** DATA SHOWN follows **

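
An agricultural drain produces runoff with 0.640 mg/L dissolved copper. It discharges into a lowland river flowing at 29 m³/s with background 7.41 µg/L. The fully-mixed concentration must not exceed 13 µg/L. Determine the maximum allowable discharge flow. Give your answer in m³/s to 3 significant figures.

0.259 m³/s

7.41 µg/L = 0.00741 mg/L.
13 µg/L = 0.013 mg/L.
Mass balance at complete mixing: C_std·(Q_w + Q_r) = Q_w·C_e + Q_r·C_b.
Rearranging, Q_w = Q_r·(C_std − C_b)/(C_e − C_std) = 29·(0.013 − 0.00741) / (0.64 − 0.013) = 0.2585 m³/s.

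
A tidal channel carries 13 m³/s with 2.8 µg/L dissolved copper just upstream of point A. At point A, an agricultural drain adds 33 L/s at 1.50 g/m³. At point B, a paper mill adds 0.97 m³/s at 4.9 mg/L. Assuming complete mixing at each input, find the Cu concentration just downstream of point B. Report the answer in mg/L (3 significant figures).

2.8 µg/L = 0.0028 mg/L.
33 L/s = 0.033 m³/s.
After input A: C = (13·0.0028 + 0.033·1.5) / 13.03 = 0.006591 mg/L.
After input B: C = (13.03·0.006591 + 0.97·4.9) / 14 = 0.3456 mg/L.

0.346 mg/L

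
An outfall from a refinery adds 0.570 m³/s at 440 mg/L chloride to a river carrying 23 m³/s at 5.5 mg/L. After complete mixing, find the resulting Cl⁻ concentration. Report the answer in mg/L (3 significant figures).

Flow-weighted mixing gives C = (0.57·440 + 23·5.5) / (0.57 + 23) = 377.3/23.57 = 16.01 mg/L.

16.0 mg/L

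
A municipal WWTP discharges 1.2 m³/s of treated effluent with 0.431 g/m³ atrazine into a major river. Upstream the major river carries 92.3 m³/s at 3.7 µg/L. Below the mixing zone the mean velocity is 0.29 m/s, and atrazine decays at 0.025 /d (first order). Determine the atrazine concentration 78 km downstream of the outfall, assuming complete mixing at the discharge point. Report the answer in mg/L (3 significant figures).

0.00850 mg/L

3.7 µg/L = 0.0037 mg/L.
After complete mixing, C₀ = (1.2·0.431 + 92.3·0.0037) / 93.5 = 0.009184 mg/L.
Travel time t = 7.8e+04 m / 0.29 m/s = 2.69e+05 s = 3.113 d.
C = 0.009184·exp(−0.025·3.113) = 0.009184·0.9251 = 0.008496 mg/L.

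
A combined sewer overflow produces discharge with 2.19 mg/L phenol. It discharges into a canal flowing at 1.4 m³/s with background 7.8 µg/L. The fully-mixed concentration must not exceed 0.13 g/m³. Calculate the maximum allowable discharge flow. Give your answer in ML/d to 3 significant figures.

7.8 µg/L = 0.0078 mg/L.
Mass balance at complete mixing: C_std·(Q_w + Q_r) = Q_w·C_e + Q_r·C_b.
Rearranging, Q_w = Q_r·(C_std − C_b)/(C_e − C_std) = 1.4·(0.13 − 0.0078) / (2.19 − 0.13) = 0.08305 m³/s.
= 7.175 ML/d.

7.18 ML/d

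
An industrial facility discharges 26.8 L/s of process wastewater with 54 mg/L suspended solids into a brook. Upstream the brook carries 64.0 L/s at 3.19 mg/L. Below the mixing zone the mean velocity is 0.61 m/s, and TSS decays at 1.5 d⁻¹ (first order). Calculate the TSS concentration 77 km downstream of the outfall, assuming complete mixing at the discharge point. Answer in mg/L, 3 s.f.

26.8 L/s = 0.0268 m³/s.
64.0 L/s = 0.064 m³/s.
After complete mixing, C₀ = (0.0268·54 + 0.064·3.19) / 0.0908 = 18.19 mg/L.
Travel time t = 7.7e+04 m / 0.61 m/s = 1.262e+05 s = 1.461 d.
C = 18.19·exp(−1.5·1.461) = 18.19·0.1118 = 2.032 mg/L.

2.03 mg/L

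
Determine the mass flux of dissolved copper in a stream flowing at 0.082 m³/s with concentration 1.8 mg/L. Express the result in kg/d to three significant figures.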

** End of DATA SHOWN **

§ **ACTION ITEM**:
All of the data should be retyped exactly.

§ **ANSWER TO THIS PROBLEM**:
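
An agricultural drain produces runoff with 0.640 mg/L dissolved copper. It discharges into a lowland river flowing at 29 m³/s with background 7.41 µg/L. The fully-mixed concentration must not exceed 13 µg/L. Determine the maximum allowable discharge flow. Give your answer in m³/s to 3 significant figures.

0.259 m³/s

7.41 µg/L = 0.00741 mg/L.
13 µg/L = 0.013 mg/L.
Mass balance at complete mixing: C_std·(Q_w + Q_r) = Q_w·C_e + Q_r·C_b.
Rearranging, Q_w = Q_r·(C_std − C_b)/(C_e − C_std) = 29·(0.013 − 0.00741) / (0.64 − 0.013) = 0.2585 m³/s.

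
A tidal channel carries 13 m³/s with 2.8 µg/L dissolved copper just upstream of point A. At point A, an agricultural drain adds 33 L/s at 1.50 g/m³. At point B, a paper mill adds 0.97 m³/s at 4.9 mg/L. Assuming complete mixing at each input, find the Cu concentration just downstream of point B. Report the answer in mg/L (3 significant figures).

2.8 µg/L = 0.0028 mg/L.
33 L/s = 0.033 m³/s.
After input A: C = (13·0.0028 + 0.033·1.5) / 13.03 = 0.006591 mg/L.
After input B: C = (13.03·0.006591 + 0.97·4.9) / 14 = 0.3456 mg/L.

0.346 mg/L

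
An outfall from a refinery adds 0.570 m³/s at 440 mg/L chloride to a river carrying 23 m³/s at 5.5 mg/L. After complete mixing, find the resulting Cl⁻ concentration. Report the answer in mg/L (3 significant figures).

Flow-weighted mixing gives C = (0.57·440 + 23·5.5) / (0.57 + 23) = 377.3/23.57 = 16.01 mg/L.

16.0 mg/L

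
A municipal WWTP discharges 1.2 m³/s of treated effluent with 0.431 g/m³ atrazine into a major river. Upstream the major river carries 92.3 m³/s at 3.7 µg/L. Below the mixing zone the mean velocity is 0.29 m/s, and atrazine decays at 0.025 /d (first order). Determine the atrazine concentration 78 km downstream of the outfall, assuming complete mixing at the discharge point. Report the answer in mg/L (3 significant figures).

0.00850 mg/L

3.7 µg/L = 0.0037 mg/L.
After complete mixing, C₀ = (1.2·0.431 + 92.3·0.0037) / 93.5 = 0.009184 mg/L.
Travel time t = 7.8e+04 m / 0.29 m/s = 2.69e+05 s = 3.113 d.
C = 0.009184·exp(−0.025·3.113) = 0.009184·0.9251 = 0.008496 mg/L.

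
A combined sewer overflow produces discharge with 2.19 mg/L phenol. It discharges into a canal flowing at 1.4 m³/s with background 7.8 µg/L. The fully-mixed concentration must not exceed 0.13 g/m³. Calculate the maximum allowable discharge flow. Give your answer in ML/d to 3 significant figures.

7.8 µg/L = 0.0078 mg/L.
Mass balance at complete mixing: C_std·(Q_w + Q_r) = Q_w·C_e + Q_r·C_b.
Rearranging, Q_w = Q_r·(C_std − C_b)/(C_e − C_std) = 1.4·(0.13 − 0.0078) / (2.19 − 0.13) = 0.08305 m³/s.
= 7.175 ML/d.

7.18 ML/d

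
An industrial facility discharges 26.8 L/s of process wastewater with 54 mg/L suspended solids into a brook. Upstream the brook carries 64.0 L/s at 3.19 mg/L. Below the mixing zone the mean velocity is 0.61 m/s, and TSS decays at 1.5 d⁻¹ (first order). Calculate the TSS concentration 77 km downstream of the outfall, assuming complete mixing at the discharge point. Answer in mg/L, 3 s.f.

26.8 L/s = 0.0268 m³/s.
64.0 L/s = 0.064 m³/s.
After complete mixing, C₀ = (0.0268·54 + 0.064·3.19) / 0.0908 = 18.19 mg/L.
Travel time t = 7.7e+04 m / 0.61 m/s = 1.262e+05 s = 1.461 d.
C = 18.19·exp(−1.5·1.461) = 18.19·0.1118 = 2.032 mg/L.

2.03 mg/L

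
Determine the mass flux of dissolved copper in a stream flowing at 0.082 m³/s with concentration 1.8 mg/L. Express the result in kg/d to three significant figures.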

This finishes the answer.